All of the entries are to be printed exactly as they appear.

PROVIDED INFORMATION START

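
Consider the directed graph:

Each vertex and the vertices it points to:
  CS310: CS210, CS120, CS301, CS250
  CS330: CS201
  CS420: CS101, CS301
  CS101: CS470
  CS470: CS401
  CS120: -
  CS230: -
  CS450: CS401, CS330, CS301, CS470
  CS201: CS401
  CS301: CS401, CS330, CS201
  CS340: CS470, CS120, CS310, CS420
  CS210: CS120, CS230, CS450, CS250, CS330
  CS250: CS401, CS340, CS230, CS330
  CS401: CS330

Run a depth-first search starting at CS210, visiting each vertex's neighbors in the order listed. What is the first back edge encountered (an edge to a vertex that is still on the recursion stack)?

DFS from CS210 (visiting each vertex's neighbors in the order listed); mark gray on enter, black on exit:
CS210 gray
  CS120 gray
  CS120 black
  CS230 gray
  CS230 black
  CS450 gray
    CS401 gray
      CS330 gray
        CS201 gray
          CS201→CS401: CS401 is gray → back edge
First back edge: CS201 → CS401.

CS201→CS401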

PROVIDED INFORMATION END

[OUTPUT FOR THIS TASK]
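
Consider the directed graph:

Each vertex and the vertices it points to:
  CS310: CS210, CS120, CS301, CS250
  CS330: CS201
  CS420: CS101, CS301
  CS101: CS470
  CS470: CS401
  CS120: -
  CS230: -
  CS450: CS401, CS330, CS301, CS470
  CS201: CS401
  CS301: CS401, CS330, CS201
  CS340: CS470, CS120, CS310, CS420
  CS210: CS120, CS230, CS450, CS250, CS330
  CS250: CS401, CS340, CS230, CS330
  CS401: CS330

Run a depth-first search starting at CS210, visiting each vertex's neighbors in the order listed. What is the first back edge encountered (an edge to a vertex that is still on the recursion stack)?

DFS from CS210 (visiting each vertex's neighbors in the order listed); mark gray on enter, black on exit:
CS210 gray
  CS120 gray
  CS120 black
  CS230 gray
  CS230 black
  CS450 gray
    CS401 gray
      CS330 gray
        CS201 gray
          CS201→CS401: CS401 is gray → back edge
First back edge: CS201 → CS401.

CS201→CS401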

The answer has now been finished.